[The data]
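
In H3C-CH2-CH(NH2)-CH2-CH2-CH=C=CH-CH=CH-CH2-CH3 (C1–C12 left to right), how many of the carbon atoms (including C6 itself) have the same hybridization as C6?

4

C6 is sp2 (one π bond).
C1: sp3
C2: sp3
C3: sp3
C4: sp3
C5: sp3
C6: sp2 ✓
C7: sp
C8: sp2 ✓
C9: sp2 ✓
C10: sp2 ✓
C11: sp3
C12: sp3
4 carbons are sp2.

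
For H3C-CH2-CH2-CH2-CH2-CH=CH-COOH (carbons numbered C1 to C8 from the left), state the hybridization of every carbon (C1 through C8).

C1 sp3, C2 sp3, C3 sp3, C4 sp3, C5 sp3, C6 sp2, C7 sp2, C8 sp2

C1 has 4 σ bonds: steric number 4 → sp3.
C2 (4 σ bonds) has steric number 4: sp3.
C3: 4 σ bonds — 4 electron domains, sp3.
C4: 4 σ bonds — 4 electron domains, sp3.
C5 (4 σ bonds) has steric number 4: sp3.
C6 carries 3 σ bonds, plus one π bond, giving a steric number of 3, so it is sp2.
C7 is sp2: 3 σ bonds, plus one π bond, 3 electron-density regions.
C8 is sp2: 3 σ bonds, plus one π bond, 3 electron-density regions.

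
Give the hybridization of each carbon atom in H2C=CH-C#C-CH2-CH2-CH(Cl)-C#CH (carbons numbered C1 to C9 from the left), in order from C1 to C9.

C1 has 3 σ bonds, plus one π bond: steric number 3 → sp2.
C2 (3 σ bonds, plus one π bond) has steric number 3: sp2.
C3 — 2 σ bonds, plus two π bonds. Steric number 2, so sp.
C4 — 2 σ bonds, plus two π bonds. Steric number 2, so sp.
C5 has 4 σ bonds: steric number 4 → sp3.
C6 has 4 σ bonds: steric number 4 → sp3.
C7: 4 σ bonds; 4 regions of electron density → sp3.
C8 (2 σ bonds, plus two π bonds) has steric number 2: sp.
C9: 2 σ bonds, plus two π bonds; 2 regions of electron density → sp.

C1 sp2, C2 sp2, C3 sp, C4 sp, C5 sp3, C6 sp3, C7 sp3, C8 sp, C9 sp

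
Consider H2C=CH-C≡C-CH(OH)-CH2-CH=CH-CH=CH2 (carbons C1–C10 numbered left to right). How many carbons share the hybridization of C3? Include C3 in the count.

C3 is sp (two π bonds).
C1: sp2
C2: sp2
C3: sp ✓
C4: sp ✓
C5: sp3
C6: sp3
C7: sp2
C8: sp2
C9: sp2
C10: sp2
2 carbons are sp.

2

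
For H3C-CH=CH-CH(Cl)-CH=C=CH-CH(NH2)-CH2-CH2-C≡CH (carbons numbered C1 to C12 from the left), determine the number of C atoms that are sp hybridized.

C1: sp3
C2: sp2
C3: sp2
C4: sp3
C5: sp2
C6: sp ✓
C7: sp2
C8: sp3
C9: sp3
C10: sp3
C11: sp ✓
C12: sp ✓
C6, C11, C12 → 3 sp carbons.

3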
[/The data]
_Work required_
Output all of the data above without any alteration.

_Task output_
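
In H3C-CH2-CH(NH2)-CH2-CH2-CH=C=CH-CH=CH-CH2-CH3 (C1–C12 left to right), how many of the carbon atoms (including C6 itself) have the same hybridization as C6?

4

C6 is sp2 (one π bond).
C1: sp3
C2: sp3
C3: sp3
C4: sp3
C5: sp3
C6: sp2 ✓
C7: sp
C8: sp2 ✓
C9: sp2 ✓
C10: sp2 ✓
C11: sp3
C12: sp3
4 carbons are sp2.

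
For H3C-CH2-CH2-CH2-CH2-CH=CH-COOH (carbons numbered C1 to C8 from the left), state the hybridization of every carbon (C1 through C8).

C1 sp3, C2 sp3, C3 sp3, C4 sp3, C5 sp3, C6 sp2, C7 sp2, C8 sp2

C1 has 4 σ bonds: steric number 4 → sp3.
C2 (4 σ bonds) has steric number 4: sp3.
C3: 4 σ bonds — 4 electron domains, sp3.
C4: 4 σ bonds — 4 electron domains, sp3.
C5 (4 σ bonds) has steric number 4: sp3.
C6 carries 3 σ bonds, plus one π bond, giving a steric number of 3, so it is sp2.
C7 is sp2: 3 σ bonds, plus one π bond, 3 electron-density regions.
C8 is sp2: 3 σ bonds, plus one π bond, 3 electron-density regions.

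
Give the hybridization of each carbon atom in H2C=CH-C#C-CH2-CH2-CH(Cl)-C#CH (carbons numbered C1 to C9 from the left), in order from C1 to C9.

C1 has 3 σ bonds, plus one π bond: steric number 3 → sp2.
C2 (3 σ bonds, plus one π bond) has steric number 3: sp2.
C3 — 2 σ bonds, plus two π bonds. Steric number 2, so sp.
C4 — 2 σ bonds, plus two π bonds. Steric number 2, so sp.
C5 has 4 σ bonds: steric number 4 → sp3.
C6 has 4 σ bonds: steric number 4 → sp3.
C7: 4 σ bonds; 4 regions of electron density → sp3.
C8 (2 σ bonds, plus two π bonds) has steric number 2: sp.
C9: 2 σ bonds, plus two π bonds; 2 regions of electron density → sp.

C1 sp2, C2 sp2, C3 sp, C4 sp, C5 sp3, C6 sp3, C7 sp3, C8 sp, C9 sp

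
Consider H2C=CH-C≡C-CH(OH)-CH2-CH=CH-CH=CH2 (carbons C1–C10 numbered left to right). How many carbons share the hybridization of C3? Include C3 in the count.

C3 is sp (two π bonds).
C1: sp2
C2: sp2
C3: sp ✓
C4: sp ✓
C5: sp3
C6: sp3
C7: sp2
C8: sp2
C9: sp2
C10: sp2
2 carbons are sp.

2

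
For H3C-CH=CH-CH(Cl)-CH=C=CH-CH(NH2)-CH2-CH2-C≡CH (carbons numbered C1 to C12 from the left), determine the number of C atoms that are sp hybridized.

C1: sp3
C2: sp2
C3: sp2
C4: sp3
C5: sp2
C6: sp ✓
C7: sp2
C8: sp3
C9: sp3
C10: sp3
C11: sp ✓
C12: sp ✓
C6, C11, C12 → 3 sp carbons.

3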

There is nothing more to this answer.